## EXERCISE PROMPT
Return only how many lines in the data include the string "Answer".

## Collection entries
+++++

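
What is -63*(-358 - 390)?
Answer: 47124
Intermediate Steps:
-63*(-358 - 390) = -63*(-748) = 47124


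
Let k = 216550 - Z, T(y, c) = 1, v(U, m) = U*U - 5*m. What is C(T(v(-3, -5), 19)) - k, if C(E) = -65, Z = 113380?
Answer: -103235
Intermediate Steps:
v(U, m) = U**2 - 5*m
k = 103170 (k = 216550 - 1*113380 = 216550 - 113380 = 103170)
C(T(v(-3, -5), 19)) - k = -65 - 1*103170 = -65 - 103170 = -103235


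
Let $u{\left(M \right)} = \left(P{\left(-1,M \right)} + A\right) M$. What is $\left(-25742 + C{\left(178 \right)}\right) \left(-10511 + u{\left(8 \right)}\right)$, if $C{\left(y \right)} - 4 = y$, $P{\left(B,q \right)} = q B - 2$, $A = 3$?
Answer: $270092520$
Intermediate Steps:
$P{\left(B,q \right)} = -2 + B q$ ($P{\left(B,q \right)} = B q - 2 = -2 + B q$)
$C{\left(y \right)} = 4 + y$
$u{\left(M \right)} = M \left(1 - M\right)$ ($u{\left(M \right)} = \left(\left(-2 - M\right) + 3\right) M = \left(1 - M\right) M = M \left(1 - M\right)$)
$\left(-25742 + C{\left(178 \right)}\right) \left(-10511 + u{\left(8 \right)}\right) = \left(-25742 + \left(4 + 178\right)\right) \left(-10511 + 8 \left(1 - 8\right)\right) = \left(-25742 + 182\right) \left(-10511 + 8 \left(1 - 8\right)\right) = - 25560 \left(-10511 + 8 \left(-7\right)\right) = - 25560 \left(-10511 - 56\right) = \left(-25560\right) \left(-10567\right) = 270092520$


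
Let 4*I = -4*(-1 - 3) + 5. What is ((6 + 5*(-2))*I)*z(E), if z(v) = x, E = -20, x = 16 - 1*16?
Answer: 0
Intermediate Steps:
x = 0 (x = 16 - 16 = 0)
z(v) = 0
I = 21/4 (I = (-4*(-1 - 3) + 5)/4 = (-4*(-4) + 5)/4 = (16 + 5)/4 = (¼)*21 = 21/4 ≈ 5.2500)
((6 + 5*(-2))*I)*z(E) = ((6 + 5*(-2))*(21/4))*0 = ((6 - 10)*(21/4))*0 = -4*21/4*0 = -21*0 = 0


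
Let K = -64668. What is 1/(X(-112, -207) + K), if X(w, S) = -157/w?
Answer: -112/7242659 ≈ -1.5464e-5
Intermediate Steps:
1/(X(-112, -207) + K) = 1/(-157/(-112) - 64668) = 1/(-157*(-1/112) - 64668) = 1/(157/112 - 64668) = 1/(-7242659/112) = -112/7242659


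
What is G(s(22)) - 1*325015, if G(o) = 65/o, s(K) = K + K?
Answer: -14300595/44 ≈ -3.2501e+5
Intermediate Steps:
s(K) = 2*K
G(s(22)) - 1*325015 = 65/((2*22)) - 1*325015 = 65/44 - 325015 = -14300595/44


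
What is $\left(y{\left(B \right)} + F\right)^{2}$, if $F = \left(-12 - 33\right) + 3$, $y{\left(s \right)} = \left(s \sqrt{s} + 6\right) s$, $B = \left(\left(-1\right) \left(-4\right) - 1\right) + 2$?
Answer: $3269 - 600 \sqrt{5} \approx 1927.4$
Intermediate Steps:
$B = 5$ ($B = \left(4 - 1\right) + 2 = 3 + 2 = 5$)
$y{\left(s \right)} = s \left(6 + s^{\frac{3}{2}}\right)$ ($y{\left(s \right)} = \left(s^{\frac{3}{2}} + 6\right) s = \left(6 + s^{\frac{3}{2}}\right) s = s \left(6 + s^{\frac{3}{2}}\right)$)
$F = -42$ ($F = -45 + 3 = -42$)
$\left(y{\left(B \right)} + F\right)^{2} = \left(\left(5^{\frac{5}{2}} + 6 \cdot 5\right) - 42\right)^{2} = \left(\left(25 \sqrt{5} + 30\right) - 42\right)^{2} = \left(\left(30 + 25 \sqrt{5}\right) - 42\right)^{2} = \left(-12 + 25 \sqrt{5}\right)^{2}$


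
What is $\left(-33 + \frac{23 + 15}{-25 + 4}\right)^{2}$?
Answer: $\frac{534361}{441} \approx 1211.7$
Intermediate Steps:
$\left(-33 + \frac{23 + 15}{-25 + 4}\right)^{2} = \left(-33 + \frac{38}{-21}\right)^{2} = \left(-33 + 38 \left(- \frac{1}{21}\right)\right)^{2} = \left(-33 - \frac{38}{21}\right)^{2} = \left(- \frac{731}{21}\right)^{2} = \frac{534361}{441}$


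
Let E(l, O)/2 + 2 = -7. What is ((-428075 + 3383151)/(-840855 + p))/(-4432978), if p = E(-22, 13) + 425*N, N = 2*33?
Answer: 1477538/1801613238447 ≈ 8.2012e-7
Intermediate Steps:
E(l, O) = -18 (E(l, O) = -4 + 2*(-7) = -4 - 14 = -18)
N = 66
p = 28032 (p = -18 + 425*66 = -18 + 28050 = 28032)
((-428075 + 3383151)/(-840855 + p))/(-4432978) = ((-428075 + 3383151)/(-840855 + 28032))/(-4432978) = (2955076/(-812823))*(-1/4432978) = (2955076*(-1/812823))*(-1/4432978) = -2955076/812823*(-1/4432978) = 1477538/1801613238447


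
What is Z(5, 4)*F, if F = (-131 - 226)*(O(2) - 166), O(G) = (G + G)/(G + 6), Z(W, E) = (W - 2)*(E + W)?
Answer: 3190509/2 ≈ 1.5953e+6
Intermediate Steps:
Z(W, E) = (-2 + W)*(E + W)
O(G) = 2*G/(6 + G) (O(G) = (2*G)/(6 + G) = 2*G/(6 + G))
F = 118167/2 (F = (-131 - 226)*(2*2/(6 + 2) - 166) = -357*(2*2/8 - 166) = -357*(2*2*(⅛) - 166) = -357*(½ - 166) = -357*(-331/2) = 118167/2 ≈ 59084.)
Z(5, 4)*F = (5² - 2*4 - 2*5 + 4*5)*(118167/2) = (25 - 8 - 10 + 20)*(118167/2) = 27*(118167/2) = 3190509/2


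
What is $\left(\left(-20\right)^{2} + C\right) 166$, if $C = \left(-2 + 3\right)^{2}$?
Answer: $66566$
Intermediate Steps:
$C = 1$ ($C = 1^{2} = 1$)
$\left(\left(-20\right)^{2} + C\right) 166 = \left(\left(-20\right)^{2} + 1\right) 166 = \left(400 + 1\right) 166 = 401 \cdot 166 = 66566$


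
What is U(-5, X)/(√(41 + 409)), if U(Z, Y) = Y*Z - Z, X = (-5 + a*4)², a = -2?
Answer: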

+++++

## EXERCISE RESPONSE
12